--- Data provided Enclosed Below ---

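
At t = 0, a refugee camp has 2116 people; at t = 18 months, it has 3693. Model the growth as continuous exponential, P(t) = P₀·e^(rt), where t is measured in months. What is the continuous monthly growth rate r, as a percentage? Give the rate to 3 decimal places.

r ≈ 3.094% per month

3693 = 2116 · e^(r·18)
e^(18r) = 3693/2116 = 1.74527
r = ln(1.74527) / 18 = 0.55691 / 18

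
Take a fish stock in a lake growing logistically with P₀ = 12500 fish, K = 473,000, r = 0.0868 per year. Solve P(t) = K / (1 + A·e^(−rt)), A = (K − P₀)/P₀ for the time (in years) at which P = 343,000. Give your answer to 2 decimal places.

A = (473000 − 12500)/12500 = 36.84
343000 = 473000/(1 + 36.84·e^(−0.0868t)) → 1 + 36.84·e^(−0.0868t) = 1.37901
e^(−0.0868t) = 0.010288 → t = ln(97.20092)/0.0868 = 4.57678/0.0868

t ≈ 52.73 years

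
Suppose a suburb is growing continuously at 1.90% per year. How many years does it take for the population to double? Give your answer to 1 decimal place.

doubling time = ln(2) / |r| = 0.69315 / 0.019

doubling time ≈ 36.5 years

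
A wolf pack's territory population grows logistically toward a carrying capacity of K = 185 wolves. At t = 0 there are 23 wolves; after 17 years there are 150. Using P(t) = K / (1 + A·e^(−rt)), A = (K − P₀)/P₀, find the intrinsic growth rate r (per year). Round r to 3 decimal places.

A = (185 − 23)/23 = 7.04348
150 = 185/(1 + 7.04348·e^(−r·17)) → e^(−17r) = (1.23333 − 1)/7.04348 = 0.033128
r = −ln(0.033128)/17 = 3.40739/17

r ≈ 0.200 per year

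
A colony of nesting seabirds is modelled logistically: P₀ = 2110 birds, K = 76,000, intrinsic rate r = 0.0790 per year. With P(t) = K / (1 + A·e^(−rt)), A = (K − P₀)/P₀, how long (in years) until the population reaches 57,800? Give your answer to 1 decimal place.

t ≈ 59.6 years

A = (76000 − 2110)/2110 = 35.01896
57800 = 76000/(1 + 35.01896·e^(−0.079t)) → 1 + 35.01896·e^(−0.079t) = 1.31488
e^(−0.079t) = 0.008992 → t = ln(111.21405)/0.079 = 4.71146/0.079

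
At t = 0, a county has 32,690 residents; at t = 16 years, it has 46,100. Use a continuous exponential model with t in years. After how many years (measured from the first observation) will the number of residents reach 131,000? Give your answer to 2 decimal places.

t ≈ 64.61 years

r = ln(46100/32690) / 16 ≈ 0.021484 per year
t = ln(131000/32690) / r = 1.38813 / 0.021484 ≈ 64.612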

--- End of Enclosed Data provided ---

**Activity**
Using the records above, copy exactly the lines from the one containing "At t = 0, a county" through the last, inclusive, and nothing else.

**Task output**
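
At t = 0, a county has 32,690 residents; at t = 16 years, it has 46,100. Use a continuous exponential model with t in years. After how many years (measured from the first observation) will the number of residents reach 131,000? Give your answer to 2 decimal places.

t ≈ 64.61 years

r = ln(46100/32690) / 16 ≈ 0.021484 per year
t = ln(131000/32690) / r = 1.38813 / 0.021484 ≈ 64.612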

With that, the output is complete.